■ **WHAT IS NEEDED**
Retype each line of the listing below, from the first through the one holding "0 = -5*u(y)*sin(y)/6 + cos(y)*d/dy u(y)", with no other lines.

■ **DATA IN THIS EXERCISE**
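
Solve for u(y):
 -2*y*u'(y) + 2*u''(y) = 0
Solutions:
 u(y) = C1 + C2*erfi(sqrt(2)*y/2)


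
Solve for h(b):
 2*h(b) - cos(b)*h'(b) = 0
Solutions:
 h(b) = C1*(sin(b) + 1)/(sin(b) - 1)


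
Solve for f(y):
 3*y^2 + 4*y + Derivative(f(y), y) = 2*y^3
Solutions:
 f(y) = C1 + y^4/2 - y^3 - 2*y^2


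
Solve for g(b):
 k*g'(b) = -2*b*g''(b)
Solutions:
 g(b) = C1 + b^(1 - re(k)/2)*(C2*sin(log(b)*Abs(im(k))/2) + C3*cos(log(b)*im(k)/2))


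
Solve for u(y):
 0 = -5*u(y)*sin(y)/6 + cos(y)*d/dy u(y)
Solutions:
 u(y) = C1/cos(y)^(5/6)


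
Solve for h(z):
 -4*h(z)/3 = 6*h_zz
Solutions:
 h(z) = C1*sin(sqrt(2)*z/3) + C2*cos(sqrt(2)*z/3)


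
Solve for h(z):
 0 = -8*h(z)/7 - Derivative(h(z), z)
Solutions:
 h(z) = C1*exp(-8*z/7)


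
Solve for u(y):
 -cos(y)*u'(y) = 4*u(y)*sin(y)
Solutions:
 u(y) = C1*cos(y)^4


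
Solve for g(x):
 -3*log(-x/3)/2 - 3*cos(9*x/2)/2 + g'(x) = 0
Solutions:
 g(x) = C1 + 3*x*log(-x)/2 - 3*x*log(3)/2 - 3*x/2 + sin(9*x/2)/3


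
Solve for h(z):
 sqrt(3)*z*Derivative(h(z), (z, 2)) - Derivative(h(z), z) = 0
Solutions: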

■ **RESULT OF THE EXERCISE**
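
Solve for u(y):
 -2*y*u'(y) + 2*u''(y) = 0
Solutions:
 u(y) = C1 + C2*erfi(sqrt(2)*y/2)


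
Solve for h(b):
 2*h(b) - cos(b)*h'(b) = 0
Solutions:
 h(b) = C1*(sin(b) + 1)/(sin(b) - 1)


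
Solve for f(y):
 3*y^2 + 4*y + Derivative(f(y), y) = 2*y^3
Solutions:
 f(y) = C1 + y^4/2 - y^3 - 2*y^2


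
Solve for g(b):
 k*g'(b) = -2*b*g''(b)
Solutions:
 g(b) = C1 + b^(1 - re(k)/2)*(C2*sin(log(b)*Abs(im(k))/2) + C3*cos(log(b)*im(k)/2))


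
Solve for u(y):
 0 = -5*u(y)*sin(y)/6 + cos(y)*d/dy u(y)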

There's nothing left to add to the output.